= Problem description =
With the line containing "S3 = subsystem" as the first line and the last line of the records as the final one, reproduce that range exactly.

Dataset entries
-- -- --
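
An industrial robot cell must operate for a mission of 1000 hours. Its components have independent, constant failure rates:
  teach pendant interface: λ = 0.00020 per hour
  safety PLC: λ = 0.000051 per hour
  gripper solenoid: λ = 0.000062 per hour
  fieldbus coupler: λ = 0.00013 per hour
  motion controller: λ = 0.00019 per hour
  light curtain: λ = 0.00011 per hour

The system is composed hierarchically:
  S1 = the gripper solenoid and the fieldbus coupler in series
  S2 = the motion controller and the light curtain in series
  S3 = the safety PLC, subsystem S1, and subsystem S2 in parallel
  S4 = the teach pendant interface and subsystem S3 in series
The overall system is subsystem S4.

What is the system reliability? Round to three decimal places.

R(teach pendant interface) = exp(−0.00020 × 1000) = 0.81873
R(safety PLC) = exp(−0.000051 × 1000) = 0.95028
R(gripper solenoid) = exp(−0.000062 × 1000) = 0.93988
R(fieldbus coupler) = exp(−0.00013 × 1000) = 0.87810
R(motion controller) = exp(−0.00019 × 1000) = 0.82696
R(light curtain) = exp(−0.00011 × 1000) = 0.89583
Series (gripper solenoid and fieldbus coupler): 0.93988 × 0.87810 = 0.82531
Series (motion controller and light curtain): 0.82696 × 0.89583 = 0.74082
Parallel (safety PLC, [0.82531], and [0.74082]): 1 − (1 − 0.95028)(1 − 0.82531)(1 − 0.74082) = 0.99775
Series (teach pendant interface and [0.99775]): 0.81873 × 0.99775 = 0.817

0.817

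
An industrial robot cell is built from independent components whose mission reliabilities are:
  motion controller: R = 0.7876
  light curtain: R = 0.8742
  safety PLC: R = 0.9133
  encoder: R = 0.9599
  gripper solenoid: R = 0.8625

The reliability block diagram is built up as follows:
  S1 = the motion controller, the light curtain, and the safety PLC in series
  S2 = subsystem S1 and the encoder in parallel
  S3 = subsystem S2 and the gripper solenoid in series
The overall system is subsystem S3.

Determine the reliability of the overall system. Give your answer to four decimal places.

0.8497

Series (motion controller, light curtain, and safety PLC): 0.787600 × 0.874200 × 0.913300 = 0.628825
Parallel ([0.628825] and encoder): 1 − (1 − 0.628825)(1 − 0.959900) = 0.985116
Series ([0.985116] and gripper solenoid): 0.985116 × 0.862500 = 0.8497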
-- -- --
= Solution to this task =
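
  S3 = subsystem S2 and the gripper solenoid in series
The overall system is subsystem S3.

Determine the reliability of the overall system. Give your answer to four decimal places.

0.8497

Series (motion controller, light curtain, and safety PLC): 0.787600 × 0.874200 × 0.913300 = 0.628825
Parallel ([0.628825] and encoder): 1 − (1 − 0.628825)(1 − 0.959900) = 0.985116
Series ([0.985116] and gripper solenoid): 0.985116 × 0.862500 = 0.8497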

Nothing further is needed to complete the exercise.